### What is needed
Using the data below, count the lines that carry the string "independently" and write only the count.

### Data shown
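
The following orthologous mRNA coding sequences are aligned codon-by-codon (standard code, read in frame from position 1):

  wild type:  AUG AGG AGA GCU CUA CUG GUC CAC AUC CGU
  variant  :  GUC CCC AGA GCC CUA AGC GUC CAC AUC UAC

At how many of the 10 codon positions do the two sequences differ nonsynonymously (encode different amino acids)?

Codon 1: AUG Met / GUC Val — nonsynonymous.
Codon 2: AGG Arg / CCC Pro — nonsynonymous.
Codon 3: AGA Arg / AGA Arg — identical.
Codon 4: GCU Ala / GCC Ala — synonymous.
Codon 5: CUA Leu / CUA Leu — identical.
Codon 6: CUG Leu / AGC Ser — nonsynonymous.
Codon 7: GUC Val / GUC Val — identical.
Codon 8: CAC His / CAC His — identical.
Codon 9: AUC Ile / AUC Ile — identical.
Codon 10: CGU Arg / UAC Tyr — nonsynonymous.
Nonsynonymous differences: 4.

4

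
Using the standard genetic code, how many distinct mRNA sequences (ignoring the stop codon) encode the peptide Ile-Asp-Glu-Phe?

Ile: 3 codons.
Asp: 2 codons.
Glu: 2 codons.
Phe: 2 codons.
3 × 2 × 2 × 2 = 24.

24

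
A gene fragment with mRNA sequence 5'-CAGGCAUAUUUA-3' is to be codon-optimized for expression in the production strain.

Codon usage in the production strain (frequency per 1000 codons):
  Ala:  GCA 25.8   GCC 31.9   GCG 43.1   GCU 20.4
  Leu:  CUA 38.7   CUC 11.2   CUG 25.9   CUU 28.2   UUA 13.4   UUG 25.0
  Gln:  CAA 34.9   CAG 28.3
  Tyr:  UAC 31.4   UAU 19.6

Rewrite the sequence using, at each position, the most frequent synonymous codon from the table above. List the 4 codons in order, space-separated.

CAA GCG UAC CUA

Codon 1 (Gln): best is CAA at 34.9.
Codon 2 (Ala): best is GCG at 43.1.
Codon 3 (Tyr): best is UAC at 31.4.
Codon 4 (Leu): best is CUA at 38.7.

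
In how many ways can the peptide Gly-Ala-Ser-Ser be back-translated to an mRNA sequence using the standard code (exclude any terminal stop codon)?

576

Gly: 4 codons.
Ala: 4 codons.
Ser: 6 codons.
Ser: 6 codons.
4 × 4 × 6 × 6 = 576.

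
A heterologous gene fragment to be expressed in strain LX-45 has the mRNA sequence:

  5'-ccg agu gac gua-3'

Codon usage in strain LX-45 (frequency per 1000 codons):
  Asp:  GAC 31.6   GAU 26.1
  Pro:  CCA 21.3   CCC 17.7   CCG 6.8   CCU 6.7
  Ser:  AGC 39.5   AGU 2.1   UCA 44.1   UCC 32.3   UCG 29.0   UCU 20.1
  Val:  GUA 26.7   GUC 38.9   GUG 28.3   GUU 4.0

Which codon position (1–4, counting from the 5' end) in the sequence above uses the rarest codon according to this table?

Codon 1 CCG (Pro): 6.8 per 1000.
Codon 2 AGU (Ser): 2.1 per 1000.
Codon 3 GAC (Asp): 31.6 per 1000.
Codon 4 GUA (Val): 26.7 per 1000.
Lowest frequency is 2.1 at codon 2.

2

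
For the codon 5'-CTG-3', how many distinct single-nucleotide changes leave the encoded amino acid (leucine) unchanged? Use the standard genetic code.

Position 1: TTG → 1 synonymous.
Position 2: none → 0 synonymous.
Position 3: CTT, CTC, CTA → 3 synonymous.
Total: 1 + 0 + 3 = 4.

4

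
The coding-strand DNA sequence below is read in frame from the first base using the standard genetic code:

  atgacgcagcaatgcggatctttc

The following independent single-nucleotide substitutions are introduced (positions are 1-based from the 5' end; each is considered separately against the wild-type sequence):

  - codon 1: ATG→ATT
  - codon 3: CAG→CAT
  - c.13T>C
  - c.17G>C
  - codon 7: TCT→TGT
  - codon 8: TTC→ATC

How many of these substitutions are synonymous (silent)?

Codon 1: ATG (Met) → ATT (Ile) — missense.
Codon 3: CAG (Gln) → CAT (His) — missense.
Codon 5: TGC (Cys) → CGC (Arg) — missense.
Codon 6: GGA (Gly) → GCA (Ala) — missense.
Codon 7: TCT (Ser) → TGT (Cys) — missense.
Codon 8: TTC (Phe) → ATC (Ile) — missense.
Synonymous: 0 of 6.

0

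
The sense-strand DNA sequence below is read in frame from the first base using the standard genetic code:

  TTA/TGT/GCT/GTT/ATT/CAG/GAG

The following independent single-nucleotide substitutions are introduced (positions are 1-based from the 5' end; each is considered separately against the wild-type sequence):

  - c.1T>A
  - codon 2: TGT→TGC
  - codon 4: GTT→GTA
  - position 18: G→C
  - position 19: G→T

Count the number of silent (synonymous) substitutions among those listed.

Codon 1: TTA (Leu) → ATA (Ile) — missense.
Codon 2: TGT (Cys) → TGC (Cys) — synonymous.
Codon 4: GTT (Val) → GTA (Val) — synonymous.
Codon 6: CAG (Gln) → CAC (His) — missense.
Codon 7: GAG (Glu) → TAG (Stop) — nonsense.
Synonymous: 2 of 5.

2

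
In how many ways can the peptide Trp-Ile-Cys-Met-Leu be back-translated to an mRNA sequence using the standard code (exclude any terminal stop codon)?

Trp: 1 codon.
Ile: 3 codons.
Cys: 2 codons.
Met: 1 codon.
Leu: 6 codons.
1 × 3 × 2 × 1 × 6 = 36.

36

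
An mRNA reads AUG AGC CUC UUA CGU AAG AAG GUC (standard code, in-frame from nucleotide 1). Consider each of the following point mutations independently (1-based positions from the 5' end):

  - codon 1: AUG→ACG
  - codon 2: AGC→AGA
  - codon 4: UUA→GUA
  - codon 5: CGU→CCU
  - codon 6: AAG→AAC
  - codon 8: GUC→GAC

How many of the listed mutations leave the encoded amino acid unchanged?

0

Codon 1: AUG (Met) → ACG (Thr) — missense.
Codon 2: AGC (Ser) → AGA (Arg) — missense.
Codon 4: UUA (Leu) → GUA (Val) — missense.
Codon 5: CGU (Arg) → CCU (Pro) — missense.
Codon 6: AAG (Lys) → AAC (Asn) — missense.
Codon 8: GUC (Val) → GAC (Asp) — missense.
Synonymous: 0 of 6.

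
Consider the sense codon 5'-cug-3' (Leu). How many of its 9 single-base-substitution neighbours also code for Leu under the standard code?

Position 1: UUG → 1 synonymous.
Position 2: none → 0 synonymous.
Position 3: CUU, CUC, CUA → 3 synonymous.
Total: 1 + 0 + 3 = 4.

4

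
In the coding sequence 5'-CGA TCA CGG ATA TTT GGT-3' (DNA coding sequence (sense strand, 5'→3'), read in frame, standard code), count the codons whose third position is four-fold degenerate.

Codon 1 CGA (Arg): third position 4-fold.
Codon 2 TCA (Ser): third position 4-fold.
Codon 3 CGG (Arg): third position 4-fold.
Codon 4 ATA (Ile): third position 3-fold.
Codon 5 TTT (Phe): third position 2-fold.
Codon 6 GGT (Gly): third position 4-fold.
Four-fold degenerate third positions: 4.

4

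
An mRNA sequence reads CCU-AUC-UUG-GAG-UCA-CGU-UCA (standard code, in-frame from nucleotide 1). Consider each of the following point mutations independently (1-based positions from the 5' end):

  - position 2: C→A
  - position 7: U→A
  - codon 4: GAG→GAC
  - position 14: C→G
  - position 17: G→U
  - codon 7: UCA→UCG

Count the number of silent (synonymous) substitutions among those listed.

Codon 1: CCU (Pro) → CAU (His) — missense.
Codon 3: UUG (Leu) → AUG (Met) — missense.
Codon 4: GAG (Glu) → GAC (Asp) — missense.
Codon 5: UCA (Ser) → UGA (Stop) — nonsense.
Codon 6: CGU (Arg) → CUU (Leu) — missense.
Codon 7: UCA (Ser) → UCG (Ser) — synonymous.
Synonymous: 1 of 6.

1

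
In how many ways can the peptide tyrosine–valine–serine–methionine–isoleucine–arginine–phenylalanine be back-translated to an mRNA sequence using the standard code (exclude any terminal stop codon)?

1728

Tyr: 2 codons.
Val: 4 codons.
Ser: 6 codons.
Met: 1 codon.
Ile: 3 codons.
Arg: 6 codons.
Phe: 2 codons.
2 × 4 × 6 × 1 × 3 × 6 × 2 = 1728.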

### Expected answer
2